(Collected data entries)
————————

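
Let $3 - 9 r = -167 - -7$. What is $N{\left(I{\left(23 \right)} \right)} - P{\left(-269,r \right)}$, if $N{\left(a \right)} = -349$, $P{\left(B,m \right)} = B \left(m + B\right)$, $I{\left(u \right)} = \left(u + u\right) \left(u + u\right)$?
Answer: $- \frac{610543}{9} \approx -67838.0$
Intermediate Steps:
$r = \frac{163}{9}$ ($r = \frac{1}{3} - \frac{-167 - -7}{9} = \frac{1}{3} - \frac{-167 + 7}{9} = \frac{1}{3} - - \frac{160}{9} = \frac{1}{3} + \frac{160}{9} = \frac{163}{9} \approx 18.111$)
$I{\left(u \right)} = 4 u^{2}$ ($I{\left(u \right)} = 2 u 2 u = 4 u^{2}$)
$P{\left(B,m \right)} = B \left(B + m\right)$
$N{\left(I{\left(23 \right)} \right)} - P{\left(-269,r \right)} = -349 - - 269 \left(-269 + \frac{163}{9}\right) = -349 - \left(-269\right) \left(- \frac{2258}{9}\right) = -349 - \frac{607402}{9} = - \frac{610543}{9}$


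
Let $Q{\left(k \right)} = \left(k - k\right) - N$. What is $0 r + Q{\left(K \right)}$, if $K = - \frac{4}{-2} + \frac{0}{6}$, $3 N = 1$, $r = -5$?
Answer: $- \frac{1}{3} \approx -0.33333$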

————————

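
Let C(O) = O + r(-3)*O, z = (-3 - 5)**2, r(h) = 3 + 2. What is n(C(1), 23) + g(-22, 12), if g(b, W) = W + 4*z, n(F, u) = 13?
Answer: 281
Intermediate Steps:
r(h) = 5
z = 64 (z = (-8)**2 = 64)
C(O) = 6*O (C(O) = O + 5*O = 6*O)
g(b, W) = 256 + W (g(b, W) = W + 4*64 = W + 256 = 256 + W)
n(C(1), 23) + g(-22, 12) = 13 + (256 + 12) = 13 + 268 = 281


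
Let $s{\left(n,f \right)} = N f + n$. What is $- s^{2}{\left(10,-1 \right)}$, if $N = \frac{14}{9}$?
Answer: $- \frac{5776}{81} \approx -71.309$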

————————

Work required: Starting at the line that contains "Let $3 - 9 r" and stopping after the line that contains "k\right) - N$.", write out every line exactly as it appears above, and no other line.

Your response:
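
Let $3 - 9 r = -167 - -7$. What is $N{\left(I{\left(23 \right)} \right)} - P{\left(-269,r \right)}$, if $N{\left(a \right)} = -349$, $P{\left(B,m \right)} = B \left(m + B\right)$, $I{\left(u \right)} = \left(u + u\right) \left(u + u\right)$?
Answer: $- \frac{610543}{9} \approx -67838.0$
Intermediate Steps:
$r = \frac{163}{9}$ ($r = \frac{1}{3} - \frac{-167 - -7}{9} = \frac{1}{3} - \frac{-167 + 7}{9} = \frac{1}{3} - - \frac{160}{9} = \frac{1}{3} + \frac{160}{9} = \frac{163}{9} \approx 18.111$)
$I{\left(u \right)} = 4 u^{2}$ ($I{\left(u \right)} = 2 u 2 u = 4 u^{2}$)
$P{\left(B,m \right)} = B \left(B + m\right)$
$N{\left(I{\left(23 \right)} \right)} - P{\left(-269,r \right)} = -349 - - 269 \left(-269 + \frac{163}{9}\right) = -349 - \left(-269\right) \left(- \frac{2258}{9}\right) = -349 - \frac{607402}{9} = - \frac{610543}{9}$


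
Let $Q{\left(k \right)} = \left(k - k\right) - N$. What is $0 r + Q{\left(K \right)}$, if $K = - \frac{4}{-2} + \frac{0}{6}$, $3 N = 1$, $r = -5$?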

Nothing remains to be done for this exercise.